**TRY IT:** Work out how many lines in the data that follows contain "Among". Write nothing but the number.

**MATERIAL SUPPLIED:**
[Start of section]
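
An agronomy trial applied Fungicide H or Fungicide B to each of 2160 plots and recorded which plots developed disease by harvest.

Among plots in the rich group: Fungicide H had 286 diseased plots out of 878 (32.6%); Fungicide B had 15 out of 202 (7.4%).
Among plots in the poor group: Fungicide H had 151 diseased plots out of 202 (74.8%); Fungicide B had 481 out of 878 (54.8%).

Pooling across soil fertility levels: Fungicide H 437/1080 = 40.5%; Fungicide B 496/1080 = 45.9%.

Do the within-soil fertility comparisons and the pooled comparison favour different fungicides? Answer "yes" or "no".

yes

Within each soil fertility level (rich 32.6% vs 7.4%; poor 74.8% vs 54.8%), Fungicide B has the lower rate every time. Pooled: 40.5% vs 45.9% — Fungicide H has the lower rate overall. The two comparisons disagree.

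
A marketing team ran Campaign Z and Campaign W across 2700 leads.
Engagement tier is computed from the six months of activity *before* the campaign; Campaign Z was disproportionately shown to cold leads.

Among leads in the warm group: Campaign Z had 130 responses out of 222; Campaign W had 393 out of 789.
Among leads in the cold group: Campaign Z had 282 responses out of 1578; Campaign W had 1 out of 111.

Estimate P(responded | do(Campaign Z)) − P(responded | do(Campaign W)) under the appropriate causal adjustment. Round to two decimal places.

+0.14

Here engagement tier is a common cause — it drives both which campaign a case falls under and the outcome. The crude comparison mixes populations; the stratum-specific rates are the causally relevant ones.
Adjusting over the population distribution of engagement tier: 0.374·(0.586−0.498) + 0.626·(0.179−0.009) = +0.139.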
[End of section]
**ANSWER SPACE:** 4